• TASK DIRECTIONS: Please copy out the entries below exactly, beginning with the line that contains "A sprinter with" and ending with the line that contains "Calculate the angular", and include nothing outside that span.

• DATA PROVIDED:
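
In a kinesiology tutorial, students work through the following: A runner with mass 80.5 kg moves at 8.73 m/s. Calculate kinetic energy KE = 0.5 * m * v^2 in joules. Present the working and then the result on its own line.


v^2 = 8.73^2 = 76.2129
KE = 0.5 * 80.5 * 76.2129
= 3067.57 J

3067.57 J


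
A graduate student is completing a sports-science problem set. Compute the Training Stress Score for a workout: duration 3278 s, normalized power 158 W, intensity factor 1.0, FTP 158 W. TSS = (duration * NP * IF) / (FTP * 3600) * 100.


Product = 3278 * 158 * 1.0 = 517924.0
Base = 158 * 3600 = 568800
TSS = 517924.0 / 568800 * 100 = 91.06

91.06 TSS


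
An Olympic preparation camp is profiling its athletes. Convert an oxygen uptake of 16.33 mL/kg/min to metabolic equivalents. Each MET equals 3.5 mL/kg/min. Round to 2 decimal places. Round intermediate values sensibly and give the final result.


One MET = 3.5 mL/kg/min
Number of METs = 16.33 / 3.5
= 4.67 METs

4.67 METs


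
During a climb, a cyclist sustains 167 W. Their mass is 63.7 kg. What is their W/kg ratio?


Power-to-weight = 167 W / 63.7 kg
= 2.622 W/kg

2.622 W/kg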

---

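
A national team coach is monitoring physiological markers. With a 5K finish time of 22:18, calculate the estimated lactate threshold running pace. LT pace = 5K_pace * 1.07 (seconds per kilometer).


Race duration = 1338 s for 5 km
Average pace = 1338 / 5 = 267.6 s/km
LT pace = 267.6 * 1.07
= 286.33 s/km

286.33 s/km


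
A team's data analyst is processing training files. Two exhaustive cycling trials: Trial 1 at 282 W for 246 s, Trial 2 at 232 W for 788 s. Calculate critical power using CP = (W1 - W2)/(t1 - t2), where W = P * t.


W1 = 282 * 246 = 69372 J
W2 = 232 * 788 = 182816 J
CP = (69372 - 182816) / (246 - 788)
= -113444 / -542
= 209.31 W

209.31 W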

---

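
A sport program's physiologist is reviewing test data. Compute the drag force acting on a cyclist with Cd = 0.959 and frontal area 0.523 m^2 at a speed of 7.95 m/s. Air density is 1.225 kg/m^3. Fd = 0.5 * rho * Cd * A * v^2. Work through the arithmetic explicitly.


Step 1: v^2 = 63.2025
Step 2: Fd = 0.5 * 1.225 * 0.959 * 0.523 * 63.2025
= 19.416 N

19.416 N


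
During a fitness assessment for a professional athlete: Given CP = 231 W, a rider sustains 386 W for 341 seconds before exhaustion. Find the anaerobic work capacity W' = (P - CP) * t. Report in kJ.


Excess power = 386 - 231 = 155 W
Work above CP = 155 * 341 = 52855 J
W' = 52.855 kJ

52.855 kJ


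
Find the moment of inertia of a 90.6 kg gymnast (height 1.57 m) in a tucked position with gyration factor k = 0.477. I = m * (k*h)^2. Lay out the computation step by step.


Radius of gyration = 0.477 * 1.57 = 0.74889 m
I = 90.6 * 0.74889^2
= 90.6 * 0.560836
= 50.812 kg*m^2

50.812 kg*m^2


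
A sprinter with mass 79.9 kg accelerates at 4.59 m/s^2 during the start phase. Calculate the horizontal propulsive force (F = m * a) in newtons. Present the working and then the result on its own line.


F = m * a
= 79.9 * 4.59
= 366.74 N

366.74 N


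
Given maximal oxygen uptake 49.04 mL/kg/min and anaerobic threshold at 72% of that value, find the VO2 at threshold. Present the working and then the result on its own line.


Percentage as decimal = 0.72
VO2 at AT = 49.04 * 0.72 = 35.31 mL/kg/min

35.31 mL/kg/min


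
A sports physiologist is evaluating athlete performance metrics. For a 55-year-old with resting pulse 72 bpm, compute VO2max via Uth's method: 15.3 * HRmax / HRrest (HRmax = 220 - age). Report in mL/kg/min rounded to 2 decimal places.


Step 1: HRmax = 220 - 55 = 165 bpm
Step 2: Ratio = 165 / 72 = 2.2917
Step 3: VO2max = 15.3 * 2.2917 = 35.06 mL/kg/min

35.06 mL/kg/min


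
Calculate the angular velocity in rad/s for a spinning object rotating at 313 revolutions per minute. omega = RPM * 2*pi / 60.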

• SOLVED PROBLEM:
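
A sprinter with mass 79.9 kg accelerates at 4.59 m/s^2 during the start phase. Calculate the horizontal propulsive force (F = m * a) in newtons. Present the working and then the result on its own line.


F = m * a
= 79.9 * 4.59
= 366.74 N

366.74 N


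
Given maximal oxygen uptake 49.04 mL/kg/min and anaerobic threshold at 72% of that value, find the VO2 at threshold. Present the working and then the result on its own line.


Percentage as decimal = 0.72
VO2 at AT = 49.04 * 0.72 = 35.31 mL/kg/min

35.31 mL/kg/min


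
A sports physiologist is evaluating athlete performance metrics. For a 55-year-old with resting pulse 72 bpm, compute VO2max via Uth's method: 15.3 * HRmax / HRrest (HRmax = 220 - age). Report in mL/kg/min rounded to 2 decimal places.


Step 1: HRmax = 220 - 55 = 165 bpm
Step 2: Ratio = 165 / 72 = 2.2917
Step 3: VO2max = 15.3 * 2.2917 = 35.06 mL/kg/min

35.06 mL/kg/min


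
Calculate the angular velocity in rad/s for a spinning object rotating at 313 revolutions per minute. omega = RPM * 2*pi / 60.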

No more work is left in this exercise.